PROBLEM STATEMENT
Repeat the whole of the data, keeping every detail the same.
--- EXTRACTED RECORDS Enclosed Below ---
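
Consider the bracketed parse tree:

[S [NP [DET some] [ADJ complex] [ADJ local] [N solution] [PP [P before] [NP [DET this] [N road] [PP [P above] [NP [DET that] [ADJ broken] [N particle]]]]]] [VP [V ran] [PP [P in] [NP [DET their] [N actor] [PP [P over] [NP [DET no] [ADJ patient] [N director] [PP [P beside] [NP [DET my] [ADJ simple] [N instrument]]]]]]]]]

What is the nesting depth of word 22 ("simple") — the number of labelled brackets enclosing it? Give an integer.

Counting open brackets not yet closed at "simple": [S [VP [PP [NP [PP [NP [PP [NP [ADJ = 9.

9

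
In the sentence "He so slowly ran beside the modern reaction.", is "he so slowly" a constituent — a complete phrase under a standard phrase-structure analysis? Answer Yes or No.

The smallest constituent containing the whole sequence is the clause [S he so slowly ran beside the modern reaction], but the sequence is only part of it — it straddles the boundary between noun phrase "he" and verb phrase "so slowly ran beside the modern reaction".

No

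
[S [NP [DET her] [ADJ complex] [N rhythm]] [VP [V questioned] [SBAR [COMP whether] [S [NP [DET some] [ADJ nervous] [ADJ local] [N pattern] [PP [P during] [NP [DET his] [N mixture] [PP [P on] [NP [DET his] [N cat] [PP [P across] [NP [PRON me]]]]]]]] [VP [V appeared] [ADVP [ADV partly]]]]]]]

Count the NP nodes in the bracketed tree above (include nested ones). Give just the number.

5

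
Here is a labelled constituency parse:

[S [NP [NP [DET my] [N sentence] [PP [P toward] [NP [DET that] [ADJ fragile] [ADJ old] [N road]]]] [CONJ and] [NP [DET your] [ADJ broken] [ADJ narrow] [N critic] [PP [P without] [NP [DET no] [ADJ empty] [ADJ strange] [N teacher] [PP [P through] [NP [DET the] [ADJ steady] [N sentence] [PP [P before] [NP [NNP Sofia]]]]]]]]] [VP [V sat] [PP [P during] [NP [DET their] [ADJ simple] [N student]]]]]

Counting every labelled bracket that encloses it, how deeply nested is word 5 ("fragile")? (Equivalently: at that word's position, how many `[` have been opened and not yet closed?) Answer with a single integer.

6

The word sits inside ADJ, which is inside NP, inside PP, inside NP, inside NP, inside S — 6 brackets in all.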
--- End of Enclosed EXTRACTED RECORDS ---
TASK RESPONSE
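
Consider the bracketed parse tree:

[S [NP [DET some] [ADJ complex] [ADJ local] [N solution] [PP [P before] [NP [DET this] [N road] [PP [P above] [NP [DET that] [ADJ broken] [N particle]]]]]] [VP [V ran] [PP [P in] [NP [DET their] [N actor] [PP [P over] [NP [DET no] [ADJ patient] [N director] [PP [P beside] [NP [DET my] [ADJ simple] [N instrument]]]]]]]]]

What is the nesting depth of word 22 ("simple") — the number of labelled brackets enclosing it? Give an integer.

Counting open brackets not yet closed at "simple": [S [VP [PP [NP [PP [NP [PP [NP [ADJ = 9.

9

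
In the sentence "He so slowly ran beside the modern reaction.", is "he so slowly" a constituent — a complete phrase under a standard phrase-structure analysis? Answer Yes or No.

The smallest constituent containing the whole sequence is the clause [S he so slowly ran beside the modern reaction], but the sequence is only part of it — it straddles the boundary between noun phrase "he" and verb phrase "so slowly ran beside the modern reaction".

No

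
[S [NP [DET her] [ADJ complex] [N rhythm]] [VP [V questioned] [SBAR [COMP whether] [S [NP [DET some] [ADJ nervous] [ADJ local] [N pattern] [PP [P during] [NP [DET his] [N mixture] [PP [P on] [NP [DET his] [N cat] [PP [P across] [NP [PRON me]]]]]]]] [VP [V appeared] [ADVP [ADV partly]]]]]]]

Count the NP nodes in the bracketed tree above (include nested ones). Give just the number.

5

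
Here is a labelled constituency parse:

[S [NP [NP [DET my] [N sentence] [PP [P toward] [NP [DET that] [ADJ fragile] [ADJ old] [N road]]]] [CONJ and] [NP [DET your] [ADJ broken] [ADJ narrow] [N critic] [PP [P without] [NP [DET no] [ADJ empty] [ADJ strange] [N teacher] [PP [P through] [NP [DET the] [ADJ steady] [N sentence] [PP [P before] [NP [NNP Sofia]]]]]]]]] [VP [V sat] [PP [P during] [NP [DET their] [ADJ simple] [N student]]]]]

Counting every labelled bracket that encloses it, how deeply nested is word 5 ("fragile")? (Equivalently: at that word's position, how many `[` have been opened and not yet closed?) Answer with a single integer.

6

The word sits inside ADJ, which is inside NP, inside PP, inside NP, inside NP, inside S — 6 brackets in all.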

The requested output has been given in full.